--- Problem statement ---
Verbatim, and with nothing else, reproduce the data below from its first line through the line containing "7. write(P0, v=0, val=160)".
>>>>>
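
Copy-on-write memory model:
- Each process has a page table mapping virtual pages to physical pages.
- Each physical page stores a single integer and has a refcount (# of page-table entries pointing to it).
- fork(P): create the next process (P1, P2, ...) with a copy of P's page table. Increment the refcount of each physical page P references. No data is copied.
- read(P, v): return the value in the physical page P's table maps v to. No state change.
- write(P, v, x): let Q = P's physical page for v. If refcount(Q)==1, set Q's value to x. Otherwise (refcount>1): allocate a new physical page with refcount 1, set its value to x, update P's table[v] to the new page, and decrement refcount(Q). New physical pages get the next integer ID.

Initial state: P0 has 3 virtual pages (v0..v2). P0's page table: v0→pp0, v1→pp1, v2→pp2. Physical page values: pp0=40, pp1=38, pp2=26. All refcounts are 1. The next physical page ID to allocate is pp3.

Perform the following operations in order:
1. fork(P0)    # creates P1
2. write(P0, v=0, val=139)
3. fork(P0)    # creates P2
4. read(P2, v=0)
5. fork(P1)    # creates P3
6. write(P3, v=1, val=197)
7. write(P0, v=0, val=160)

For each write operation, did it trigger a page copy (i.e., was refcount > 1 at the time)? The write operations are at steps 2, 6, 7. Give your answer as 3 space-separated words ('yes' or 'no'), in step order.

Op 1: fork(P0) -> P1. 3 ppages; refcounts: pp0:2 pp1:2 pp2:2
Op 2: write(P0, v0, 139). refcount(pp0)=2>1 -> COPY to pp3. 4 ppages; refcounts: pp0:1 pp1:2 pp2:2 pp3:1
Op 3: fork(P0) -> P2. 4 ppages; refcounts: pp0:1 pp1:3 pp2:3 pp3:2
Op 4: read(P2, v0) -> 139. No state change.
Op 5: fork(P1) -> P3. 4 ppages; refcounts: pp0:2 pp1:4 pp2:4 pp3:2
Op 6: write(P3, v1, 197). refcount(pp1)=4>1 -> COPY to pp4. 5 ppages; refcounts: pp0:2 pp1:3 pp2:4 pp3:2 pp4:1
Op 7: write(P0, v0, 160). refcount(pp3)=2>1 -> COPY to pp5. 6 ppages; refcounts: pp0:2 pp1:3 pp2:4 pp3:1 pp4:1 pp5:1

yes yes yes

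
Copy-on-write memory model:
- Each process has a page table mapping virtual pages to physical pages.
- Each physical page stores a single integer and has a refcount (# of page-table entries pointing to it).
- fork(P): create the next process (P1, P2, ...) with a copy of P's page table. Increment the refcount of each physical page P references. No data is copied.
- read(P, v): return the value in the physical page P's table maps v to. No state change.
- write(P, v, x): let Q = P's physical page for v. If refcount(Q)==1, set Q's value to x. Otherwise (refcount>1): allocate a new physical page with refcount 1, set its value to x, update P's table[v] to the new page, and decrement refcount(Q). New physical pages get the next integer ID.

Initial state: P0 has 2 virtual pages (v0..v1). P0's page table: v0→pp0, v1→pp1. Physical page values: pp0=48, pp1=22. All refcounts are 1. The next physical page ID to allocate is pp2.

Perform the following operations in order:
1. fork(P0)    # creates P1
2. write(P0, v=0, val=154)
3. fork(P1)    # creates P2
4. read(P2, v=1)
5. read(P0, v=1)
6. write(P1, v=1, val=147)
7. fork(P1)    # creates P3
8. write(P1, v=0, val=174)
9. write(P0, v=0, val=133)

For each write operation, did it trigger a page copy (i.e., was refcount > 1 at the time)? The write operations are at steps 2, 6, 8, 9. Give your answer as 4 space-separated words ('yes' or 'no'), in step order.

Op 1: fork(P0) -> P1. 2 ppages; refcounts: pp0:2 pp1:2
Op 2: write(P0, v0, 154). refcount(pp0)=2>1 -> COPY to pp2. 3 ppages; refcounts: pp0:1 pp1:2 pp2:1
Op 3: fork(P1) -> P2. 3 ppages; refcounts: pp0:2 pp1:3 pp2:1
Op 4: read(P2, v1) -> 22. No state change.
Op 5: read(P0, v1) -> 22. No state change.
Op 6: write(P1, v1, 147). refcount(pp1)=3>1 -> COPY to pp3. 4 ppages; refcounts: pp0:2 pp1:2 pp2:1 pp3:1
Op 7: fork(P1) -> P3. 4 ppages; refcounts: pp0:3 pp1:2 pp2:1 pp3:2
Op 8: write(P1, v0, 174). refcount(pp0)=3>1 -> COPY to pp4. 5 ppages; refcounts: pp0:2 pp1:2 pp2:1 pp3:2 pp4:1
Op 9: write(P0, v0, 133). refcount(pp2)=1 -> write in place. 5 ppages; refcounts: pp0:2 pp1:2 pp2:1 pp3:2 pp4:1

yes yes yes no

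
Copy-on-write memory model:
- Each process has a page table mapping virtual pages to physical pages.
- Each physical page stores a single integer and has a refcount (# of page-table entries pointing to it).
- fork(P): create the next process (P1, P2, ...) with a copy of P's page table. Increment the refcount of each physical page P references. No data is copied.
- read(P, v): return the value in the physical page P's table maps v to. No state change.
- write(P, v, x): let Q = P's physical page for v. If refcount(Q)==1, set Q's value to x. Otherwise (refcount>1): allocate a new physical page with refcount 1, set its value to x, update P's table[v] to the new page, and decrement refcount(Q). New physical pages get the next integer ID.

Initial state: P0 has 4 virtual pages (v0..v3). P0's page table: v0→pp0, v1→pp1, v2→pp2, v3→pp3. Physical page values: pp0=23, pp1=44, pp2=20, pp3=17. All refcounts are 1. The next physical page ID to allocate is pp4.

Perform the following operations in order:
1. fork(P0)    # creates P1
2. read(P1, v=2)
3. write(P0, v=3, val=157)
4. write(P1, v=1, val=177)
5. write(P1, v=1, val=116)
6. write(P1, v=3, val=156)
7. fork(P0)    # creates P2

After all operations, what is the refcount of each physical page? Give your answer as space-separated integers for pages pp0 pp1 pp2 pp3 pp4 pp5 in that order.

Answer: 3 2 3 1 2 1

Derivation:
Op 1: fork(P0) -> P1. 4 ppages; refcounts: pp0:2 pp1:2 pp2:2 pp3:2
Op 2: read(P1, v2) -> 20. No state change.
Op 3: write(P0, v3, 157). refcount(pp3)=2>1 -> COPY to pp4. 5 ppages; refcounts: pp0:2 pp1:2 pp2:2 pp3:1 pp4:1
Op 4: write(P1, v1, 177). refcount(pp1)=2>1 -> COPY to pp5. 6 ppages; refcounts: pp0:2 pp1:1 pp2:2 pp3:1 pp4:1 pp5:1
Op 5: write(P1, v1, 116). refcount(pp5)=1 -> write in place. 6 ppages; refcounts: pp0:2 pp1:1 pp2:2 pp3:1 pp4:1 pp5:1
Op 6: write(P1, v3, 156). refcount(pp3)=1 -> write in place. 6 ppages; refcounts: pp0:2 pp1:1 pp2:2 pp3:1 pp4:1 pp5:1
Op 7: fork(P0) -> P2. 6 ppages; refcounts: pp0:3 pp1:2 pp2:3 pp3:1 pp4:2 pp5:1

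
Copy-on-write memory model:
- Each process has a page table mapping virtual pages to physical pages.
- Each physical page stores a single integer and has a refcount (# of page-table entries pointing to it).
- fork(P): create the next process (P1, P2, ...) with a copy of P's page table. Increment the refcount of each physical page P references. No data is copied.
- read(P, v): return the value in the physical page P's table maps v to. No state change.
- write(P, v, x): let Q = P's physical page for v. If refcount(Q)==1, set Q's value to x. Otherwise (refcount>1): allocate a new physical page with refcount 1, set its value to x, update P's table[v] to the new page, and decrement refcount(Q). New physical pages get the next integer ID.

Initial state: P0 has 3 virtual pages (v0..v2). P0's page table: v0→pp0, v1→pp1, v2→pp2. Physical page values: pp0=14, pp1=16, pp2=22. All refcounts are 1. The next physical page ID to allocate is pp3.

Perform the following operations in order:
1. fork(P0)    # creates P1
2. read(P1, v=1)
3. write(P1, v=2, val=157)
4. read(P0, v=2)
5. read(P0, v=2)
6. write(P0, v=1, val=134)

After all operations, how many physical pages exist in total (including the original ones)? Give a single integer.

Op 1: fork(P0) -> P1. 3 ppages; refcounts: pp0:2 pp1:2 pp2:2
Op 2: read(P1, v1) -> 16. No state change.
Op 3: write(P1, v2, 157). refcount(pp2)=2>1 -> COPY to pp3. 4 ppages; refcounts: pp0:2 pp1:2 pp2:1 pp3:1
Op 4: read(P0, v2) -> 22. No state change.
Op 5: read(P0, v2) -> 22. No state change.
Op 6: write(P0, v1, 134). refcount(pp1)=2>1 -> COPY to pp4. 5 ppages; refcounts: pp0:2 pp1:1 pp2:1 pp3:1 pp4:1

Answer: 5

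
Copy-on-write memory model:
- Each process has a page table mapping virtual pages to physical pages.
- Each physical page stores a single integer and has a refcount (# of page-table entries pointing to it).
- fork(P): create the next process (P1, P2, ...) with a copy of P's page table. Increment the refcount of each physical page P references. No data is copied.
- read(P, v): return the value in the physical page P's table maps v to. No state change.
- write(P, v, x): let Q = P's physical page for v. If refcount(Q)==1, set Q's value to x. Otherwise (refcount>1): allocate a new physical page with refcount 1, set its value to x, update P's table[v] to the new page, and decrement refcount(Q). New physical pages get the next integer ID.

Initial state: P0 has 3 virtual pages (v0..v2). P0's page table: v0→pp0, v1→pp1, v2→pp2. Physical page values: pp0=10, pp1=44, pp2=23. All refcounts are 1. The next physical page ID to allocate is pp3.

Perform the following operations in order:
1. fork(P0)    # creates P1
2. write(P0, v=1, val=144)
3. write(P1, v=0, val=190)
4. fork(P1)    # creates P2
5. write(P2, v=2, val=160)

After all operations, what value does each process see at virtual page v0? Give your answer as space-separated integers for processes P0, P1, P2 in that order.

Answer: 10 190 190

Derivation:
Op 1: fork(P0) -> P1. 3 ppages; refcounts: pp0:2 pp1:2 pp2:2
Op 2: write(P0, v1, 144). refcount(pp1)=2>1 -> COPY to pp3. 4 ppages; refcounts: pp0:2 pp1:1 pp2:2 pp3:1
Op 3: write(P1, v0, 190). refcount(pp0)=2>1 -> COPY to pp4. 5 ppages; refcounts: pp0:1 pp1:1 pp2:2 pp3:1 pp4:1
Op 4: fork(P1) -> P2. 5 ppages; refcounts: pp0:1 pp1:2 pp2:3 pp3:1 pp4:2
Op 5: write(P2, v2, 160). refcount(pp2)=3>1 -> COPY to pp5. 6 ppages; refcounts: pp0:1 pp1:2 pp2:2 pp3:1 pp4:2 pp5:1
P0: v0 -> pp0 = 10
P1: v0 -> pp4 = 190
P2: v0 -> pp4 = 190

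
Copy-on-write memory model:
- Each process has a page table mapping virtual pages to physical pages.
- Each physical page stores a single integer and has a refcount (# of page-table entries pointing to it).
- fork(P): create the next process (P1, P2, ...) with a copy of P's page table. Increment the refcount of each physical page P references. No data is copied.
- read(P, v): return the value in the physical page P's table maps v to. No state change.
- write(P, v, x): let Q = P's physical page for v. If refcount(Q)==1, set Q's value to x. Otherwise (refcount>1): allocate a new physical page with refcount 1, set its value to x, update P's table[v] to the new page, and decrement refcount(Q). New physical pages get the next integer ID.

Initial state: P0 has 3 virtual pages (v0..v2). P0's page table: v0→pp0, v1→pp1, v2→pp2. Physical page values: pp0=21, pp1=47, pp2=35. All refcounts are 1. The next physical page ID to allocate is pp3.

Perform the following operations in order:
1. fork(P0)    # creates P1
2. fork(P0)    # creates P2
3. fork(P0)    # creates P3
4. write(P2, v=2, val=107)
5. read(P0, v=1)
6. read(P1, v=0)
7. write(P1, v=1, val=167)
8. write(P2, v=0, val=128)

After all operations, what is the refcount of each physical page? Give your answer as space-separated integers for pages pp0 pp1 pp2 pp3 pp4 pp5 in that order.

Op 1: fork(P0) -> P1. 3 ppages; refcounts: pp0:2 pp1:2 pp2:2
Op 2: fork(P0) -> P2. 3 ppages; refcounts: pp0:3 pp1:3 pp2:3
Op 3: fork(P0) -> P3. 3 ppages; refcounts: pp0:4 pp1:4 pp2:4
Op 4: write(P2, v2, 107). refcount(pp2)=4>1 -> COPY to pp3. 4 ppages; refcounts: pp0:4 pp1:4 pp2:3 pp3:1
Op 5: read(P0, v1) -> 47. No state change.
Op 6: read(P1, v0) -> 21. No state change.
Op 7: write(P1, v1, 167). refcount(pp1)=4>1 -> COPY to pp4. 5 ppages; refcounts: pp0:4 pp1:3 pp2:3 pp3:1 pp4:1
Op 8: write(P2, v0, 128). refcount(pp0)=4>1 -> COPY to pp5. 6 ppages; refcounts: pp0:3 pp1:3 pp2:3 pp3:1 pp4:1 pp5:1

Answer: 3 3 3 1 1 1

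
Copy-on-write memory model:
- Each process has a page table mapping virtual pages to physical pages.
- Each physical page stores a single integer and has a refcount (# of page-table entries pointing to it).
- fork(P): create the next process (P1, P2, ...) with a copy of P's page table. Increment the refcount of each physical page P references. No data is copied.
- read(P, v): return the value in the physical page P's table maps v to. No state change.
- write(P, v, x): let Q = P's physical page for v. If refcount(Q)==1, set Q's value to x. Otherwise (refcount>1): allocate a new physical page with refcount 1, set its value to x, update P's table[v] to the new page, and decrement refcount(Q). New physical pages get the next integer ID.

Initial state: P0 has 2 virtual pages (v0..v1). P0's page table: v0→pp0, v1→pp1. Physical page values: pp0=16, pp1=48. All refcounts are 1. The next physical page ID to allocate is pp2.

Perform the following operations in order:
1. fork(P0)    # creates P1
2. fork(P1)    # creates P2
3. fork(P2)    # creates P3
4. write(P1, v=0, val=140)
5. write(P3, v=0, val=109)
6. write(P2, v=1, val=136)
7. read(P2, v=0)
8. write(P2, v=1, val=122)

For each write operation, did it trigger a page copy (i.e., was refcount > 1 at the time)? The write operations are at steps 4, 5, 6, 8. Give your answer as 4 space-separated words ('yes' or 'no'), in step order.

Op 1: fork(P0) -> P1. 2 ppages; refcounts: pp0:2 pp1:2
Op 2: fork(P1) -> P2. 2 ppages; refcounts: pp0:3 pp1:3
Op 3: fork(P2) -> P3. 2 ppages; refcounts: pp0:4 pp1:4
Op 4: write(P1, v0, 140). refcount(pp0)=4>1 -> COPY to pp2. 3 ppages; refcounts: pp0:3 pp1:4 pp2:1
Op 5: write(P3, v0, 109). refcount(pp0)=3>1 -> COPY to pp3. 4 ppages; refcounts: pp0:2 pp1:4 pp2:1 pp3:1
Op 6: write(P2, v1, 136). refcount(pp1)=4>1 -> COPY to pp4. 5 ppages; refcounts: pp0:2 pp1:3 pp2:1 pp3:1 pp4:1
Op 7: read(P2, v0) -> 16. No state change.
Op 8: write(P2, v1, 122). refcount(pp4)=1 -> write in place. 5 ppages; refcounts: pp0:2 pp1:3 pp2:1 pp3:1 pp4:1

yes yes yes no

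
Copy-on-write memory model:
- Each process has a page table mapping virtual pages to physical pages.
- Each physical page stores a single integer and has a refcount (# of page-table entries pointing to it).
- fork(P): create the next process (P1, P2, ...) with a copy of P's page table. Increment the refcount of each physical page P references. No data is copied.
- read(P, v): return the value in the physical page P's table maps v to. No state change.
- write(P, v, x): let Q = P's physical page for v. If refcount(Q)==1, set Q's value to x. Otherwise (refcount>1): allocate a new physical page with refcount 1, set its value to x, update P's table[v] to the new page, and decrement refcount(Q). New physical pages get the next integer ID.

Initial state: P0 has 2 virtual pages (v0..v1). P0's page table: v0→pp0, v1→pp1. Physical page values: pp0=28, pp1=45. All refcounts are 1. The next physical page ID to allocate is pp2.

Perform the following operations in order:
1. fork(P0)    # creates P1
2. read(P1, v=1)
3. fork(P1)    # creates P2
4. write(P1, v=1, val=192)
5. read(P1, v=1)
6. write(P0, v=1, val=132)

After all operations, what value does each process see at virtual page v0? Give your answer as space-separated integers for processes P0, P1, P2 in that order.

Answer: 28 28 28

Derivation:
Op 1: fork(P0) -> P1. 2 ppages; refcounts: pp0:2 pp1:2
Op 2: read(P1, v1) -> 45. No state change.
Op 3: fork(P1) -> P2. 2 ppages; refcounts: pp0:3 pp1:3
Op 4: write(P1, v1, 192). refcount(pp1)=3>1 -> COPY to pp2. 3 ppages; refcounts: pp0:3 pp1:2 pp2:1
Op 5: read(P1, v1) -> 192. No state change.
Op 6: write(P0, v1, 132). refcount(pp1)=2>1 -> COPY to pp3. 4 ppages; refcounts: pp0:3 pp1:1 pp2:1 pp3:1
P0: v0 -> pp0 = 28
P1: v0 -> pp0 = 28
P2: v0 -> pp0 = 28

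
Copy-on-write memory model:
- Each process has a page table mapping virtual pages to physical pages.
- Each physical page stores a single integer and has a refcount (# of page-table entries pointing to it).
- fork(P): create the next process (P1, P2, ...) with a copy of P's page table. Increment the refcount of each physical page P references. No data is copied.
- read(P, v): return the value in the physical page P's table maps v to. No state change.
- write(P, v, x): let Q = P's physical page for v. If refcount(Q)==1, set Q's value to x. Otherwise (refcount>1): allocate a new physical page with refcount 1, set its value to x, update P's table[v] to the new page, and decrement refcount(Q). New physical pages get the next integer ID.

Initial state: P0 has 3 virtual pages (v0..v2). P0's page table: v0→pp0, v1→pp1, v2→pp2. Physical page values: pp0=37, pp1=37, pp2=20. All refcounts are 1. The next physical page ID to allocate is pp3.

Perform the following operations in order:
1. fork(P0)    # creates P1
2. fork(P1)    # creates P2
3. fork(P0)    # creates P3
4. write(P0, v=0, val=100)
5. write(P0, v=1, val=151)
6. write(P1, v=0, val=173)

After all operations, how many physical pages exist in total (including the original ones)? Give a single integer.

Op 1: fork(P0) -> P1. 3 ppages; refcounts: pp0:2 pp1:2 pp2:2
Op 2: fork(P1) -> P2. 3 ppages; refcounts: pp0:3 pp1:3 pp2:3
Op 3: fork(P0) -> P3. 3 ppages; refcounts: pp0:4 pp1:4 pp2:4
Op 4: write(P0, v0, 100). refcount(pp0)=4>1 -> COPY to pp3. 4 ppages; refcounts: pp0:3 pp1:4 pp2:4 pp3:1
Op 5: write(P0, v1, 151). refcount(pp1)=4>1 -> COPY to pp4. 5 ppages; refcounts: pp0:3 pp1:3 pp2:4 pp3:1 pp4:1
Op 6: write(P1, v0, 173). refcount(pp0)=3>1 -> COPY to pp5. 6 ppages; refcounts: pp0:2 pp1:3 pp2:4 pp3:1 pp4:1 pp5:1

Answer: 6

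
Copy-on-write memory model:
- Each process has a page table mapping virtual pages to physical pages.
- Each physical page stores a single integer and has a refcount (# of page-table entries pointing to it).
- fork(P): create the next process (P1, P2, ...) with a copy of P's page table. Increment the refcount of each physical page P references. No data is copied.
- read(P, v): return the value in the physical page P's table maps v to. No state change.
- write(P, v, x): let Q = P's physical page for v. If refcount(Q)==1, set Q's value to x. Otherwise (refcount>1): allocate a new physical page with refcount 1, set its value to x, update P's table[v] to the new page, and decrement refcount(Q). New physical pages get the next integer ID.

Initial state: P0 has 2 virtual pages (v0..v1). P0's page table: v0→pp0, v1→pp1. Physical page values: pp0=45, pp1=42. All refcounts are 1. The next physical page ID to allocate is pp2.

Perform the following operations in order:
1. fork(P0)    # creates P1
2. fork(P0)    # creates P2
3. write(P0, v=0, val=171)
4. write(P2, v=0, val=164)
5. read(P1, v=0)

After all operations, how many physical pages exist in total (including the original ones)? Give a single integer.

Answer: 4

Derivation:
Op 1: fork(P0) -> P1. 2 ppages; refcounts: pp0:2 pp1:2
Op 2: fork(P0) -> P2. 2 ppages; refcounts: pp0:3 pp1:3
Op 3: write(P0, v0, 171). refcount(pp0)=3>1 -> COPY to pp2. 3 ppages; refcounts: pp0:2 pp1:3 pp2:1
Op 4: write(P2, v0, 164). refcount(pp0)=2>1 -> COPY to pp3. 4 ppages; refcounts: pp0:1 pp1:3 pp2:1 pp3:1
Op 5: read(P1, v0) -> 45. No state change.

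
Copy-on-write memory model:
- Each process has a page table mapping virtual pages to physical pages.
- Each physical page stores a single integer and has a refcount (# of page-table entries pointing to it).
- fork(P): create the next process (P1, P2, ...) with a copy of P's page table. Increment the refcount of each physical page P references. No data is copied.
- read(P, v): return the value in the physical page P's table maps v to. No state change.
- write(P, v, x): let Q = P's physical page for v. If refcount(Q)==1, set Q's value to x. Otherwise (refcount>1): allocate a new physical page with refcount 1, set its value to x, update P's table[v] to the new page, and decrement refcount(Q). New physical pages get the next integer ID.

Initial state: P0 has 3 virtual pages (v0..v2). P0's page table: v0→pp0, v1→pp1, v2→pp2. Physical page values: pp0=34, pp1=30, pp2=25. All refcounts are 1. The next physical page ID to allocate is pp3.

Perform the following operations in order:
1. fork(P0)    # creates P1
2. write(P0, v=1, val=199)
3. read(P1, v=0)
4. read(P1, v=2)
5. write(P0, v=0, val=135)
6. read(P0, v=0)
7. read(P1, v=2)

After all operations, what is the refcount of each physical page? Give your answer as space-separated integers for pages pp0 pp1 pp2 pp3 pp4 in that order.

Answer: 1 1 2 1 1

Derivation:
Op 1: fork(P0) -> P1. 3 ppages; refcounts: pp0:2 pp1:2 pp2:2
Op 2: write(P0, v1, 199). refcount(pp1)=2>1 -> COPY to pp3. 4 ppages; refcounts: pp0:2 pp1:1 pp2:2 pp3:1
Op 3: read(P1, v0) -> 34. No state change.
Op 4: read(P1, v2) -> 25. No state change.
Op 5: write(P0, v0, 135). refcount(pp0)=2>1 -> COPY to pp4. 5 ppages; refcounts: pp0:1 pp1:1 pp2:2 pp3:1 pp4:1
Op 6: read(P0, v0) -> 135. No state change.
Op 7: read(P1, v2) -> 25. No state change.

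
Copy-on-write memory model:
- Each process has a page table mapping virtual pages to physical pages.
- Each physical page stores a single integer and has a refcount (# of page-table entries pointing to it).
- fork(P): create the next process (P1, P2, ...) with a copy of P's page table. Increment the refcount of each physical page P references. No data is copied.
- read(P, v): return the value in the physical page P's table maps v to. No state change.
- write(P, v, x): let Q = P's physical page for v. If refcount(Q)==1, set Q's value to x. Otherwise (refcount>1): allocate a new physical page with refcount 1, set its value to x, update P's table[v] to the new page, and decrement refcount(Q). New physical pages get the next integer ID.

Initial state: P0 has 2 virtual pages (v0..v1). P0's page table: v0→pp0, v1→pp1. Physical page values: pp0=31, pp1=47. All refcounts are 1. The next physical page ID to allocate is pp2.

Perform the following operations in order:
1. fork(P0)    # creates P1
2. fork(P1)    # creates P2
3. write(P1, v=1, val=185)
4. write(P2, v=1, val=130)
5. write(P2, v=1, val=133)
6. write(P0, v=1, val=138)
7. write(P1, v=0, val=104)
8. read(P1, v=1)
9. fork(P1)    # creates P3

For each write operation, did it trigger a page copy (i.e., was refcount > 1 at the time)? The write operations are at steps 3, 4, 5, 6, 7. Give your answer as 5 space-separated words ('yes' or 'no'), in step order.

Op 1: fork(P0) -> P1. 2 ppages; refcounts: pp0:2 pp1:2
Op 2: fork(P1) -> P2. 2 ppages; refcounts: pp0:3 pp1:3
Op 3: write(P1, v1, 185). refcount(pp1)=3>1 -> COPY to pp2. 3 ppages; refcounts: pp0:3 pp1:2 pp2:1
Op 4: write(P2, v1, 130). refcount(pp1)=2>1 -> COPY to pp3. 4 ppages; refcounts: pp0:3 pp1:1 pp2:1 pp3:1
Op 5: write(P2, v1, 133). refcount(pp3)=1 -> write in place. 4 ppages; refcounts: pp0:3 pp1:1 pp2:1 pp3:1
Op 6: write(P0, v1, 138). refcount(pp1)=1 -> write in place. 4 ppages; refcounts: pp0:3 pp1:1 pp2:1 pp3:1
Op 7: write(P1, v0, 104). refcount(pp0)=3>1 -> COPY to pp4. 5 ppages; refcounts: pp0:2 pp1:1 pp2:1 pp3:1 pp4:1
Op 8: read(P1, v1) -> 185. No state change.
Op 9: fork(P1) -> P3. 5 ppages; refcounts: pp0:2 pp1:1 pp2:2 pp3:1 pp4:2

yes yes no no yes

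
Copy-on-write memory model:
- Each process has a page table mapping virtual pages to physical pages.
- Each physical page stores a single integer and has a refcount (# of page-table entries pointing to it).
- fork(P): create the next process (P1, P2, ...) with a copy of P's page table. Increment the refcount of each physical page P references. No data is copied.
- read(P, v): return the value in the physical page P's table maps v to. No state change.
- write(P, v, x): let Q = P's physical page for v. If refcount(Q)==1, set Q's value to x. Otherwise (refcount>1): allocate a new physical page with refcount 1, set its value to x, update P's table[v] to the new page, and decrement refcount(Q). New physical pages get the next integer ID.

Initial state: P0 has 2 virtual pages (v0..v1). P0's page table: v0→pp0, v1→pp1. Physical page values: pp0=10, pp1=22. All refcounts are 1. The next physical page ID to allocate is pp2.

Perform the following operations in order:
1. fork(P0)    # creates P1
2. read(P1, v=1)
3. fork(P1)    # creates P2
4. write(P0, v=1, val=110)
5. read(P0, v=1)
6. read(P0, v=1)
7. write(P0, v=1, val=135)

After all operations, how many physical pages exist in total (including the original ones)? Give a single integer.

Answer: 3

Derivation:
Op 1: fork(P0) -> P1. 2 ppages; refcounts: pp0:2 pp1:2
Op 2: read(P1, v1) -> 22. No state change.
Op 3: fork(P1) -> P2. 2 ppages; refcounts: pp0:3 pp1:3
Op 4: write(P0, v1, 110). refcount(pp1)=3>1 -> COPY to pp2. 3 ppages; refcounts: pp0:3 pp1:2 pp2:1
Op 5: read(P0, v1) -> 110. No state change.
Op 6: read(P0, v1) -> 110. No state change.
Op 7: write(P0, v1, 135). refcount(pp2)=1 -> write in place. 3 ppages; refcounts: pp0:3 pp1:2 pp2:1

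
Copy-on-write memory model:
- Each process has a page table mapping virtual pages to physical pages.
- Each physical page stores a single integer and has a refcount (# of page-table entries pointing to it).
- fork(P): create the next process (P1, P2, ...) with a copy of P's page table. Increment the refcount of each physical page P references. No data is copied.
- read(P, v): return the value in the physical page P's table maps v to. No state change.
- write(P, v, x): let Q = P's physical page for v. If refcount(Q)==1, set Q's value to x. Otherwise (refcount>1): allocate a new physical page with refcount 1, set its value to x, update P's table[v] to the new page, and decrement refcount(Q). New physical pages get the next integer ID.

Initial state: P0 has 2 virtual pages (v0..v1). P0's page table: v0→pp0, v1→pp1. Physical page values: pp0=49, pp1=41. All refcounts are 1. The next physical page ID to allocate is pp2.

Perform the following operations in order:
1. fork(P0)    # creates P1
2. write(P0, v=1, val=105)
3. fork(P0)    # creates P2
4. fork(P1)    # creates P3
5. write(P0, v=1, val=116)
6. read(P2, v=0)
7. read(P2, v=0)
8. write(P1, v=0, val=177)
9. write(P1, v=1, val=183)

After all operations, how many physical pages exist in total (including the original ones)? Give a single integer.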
<<<<<
--- Exercise output ---
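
Copy-on-write memory model:
- Each process has a page table mapping virtual pages to physical pages.
- Each physical page stores a single integer and has a refcount (# of page-table entries pointing to it).
- fork(P): create the next process (P1, P2, ...) with a copy of P's page table. Increment the refcount of each physical page P references. No data is copied.
- read(P, v): return the value in the physical page P's table maps v to. No state change.
- write(P, v, x): let Q = P's physical page for v. If refcount(Q)==1, set Q's value to x. Otherwise (refcount>1): allocate a new physical page with refcount 1, set its value to x, update P's table[v] to the new page, and decrement refcount(Q). New physical pages get the next integer ID.

Initial state: P0 has 3 virtual pages (v0..v2). P0's page table: v0→pp0, v1→pp1, v2→pp2. Physical page values: pp0=40, pp1=38, pp2=26. All refcounts are 1. The next physical page ID to allocate is pp3.

Perform the following operations in order:
1. fork(P0)    # creates P1
2. write(P0, v=0, val=139)
3. fork(P0)    # creates P2
4. read(P2, v=0)
5. fork(P1)    # creates P3
6. write(P3, v=1, val=197)
7. write(P0, v=0, val=160)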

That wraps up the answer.